Start of Block

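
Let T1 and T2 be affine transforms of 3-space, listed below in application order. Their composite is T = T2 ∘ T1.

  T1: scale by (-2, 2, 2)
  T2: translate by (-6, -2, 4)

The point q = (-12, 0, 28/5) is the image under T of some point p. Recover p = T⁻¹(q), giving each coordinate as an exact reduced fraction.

p = (3, 1, 4/5)

T1 = [-2 0 0 0; 0 2 0 0; 0 0 2 0; 0 0 0 1]
T2·T1 = [-2 0 0 -6; 0 2 0 -2; 0 0 2 4; 0 0 0 1]
det M = -8; M⁻¹ = [-1/2 0 0 -3; 0 1/2 0 1; 0 0 1/2 -2; 0 0 0 1]
M⁻¹ · (-12, 0, 28/5)ᵀ = (3, 1, 4/5)ᵀ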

End of Block

## [Your instructions]
Repeat every entry above exactly, leaving nothing out.

## [Exercise result]
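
Let T1 and T2 be affine transforms of 3-space, listed below in application order. Their composite is T = T2 ∘ T1.

  T1: scale by (-2, 2, 2)
  T2: translate by (-6, -2, 4)

The point q = (-12, 0, 28/5) is the image under T of some point p. Recover p = T⁻¹(q), giving each coordinate as an exact reduced fraction.

p = (3, 1, 4/5)

T1 = [-2 0 0 0; 0 2 0 0; 0 0 2 0; 0 0 0 1]
T2·T1 = [-2 0 0 -6; 0 2 0 -2; 0 0 2 4; 0 0 0 1]
det M = -8; M⁻¹ = [-1/2 0 0 -3; 0 1/2 0 1; 0 0 1/2 -2; 0 0 0 1]
M⁻¹ · (-12, 0, 28/5)ᵀ = (3, 1, 4/5)ᵀ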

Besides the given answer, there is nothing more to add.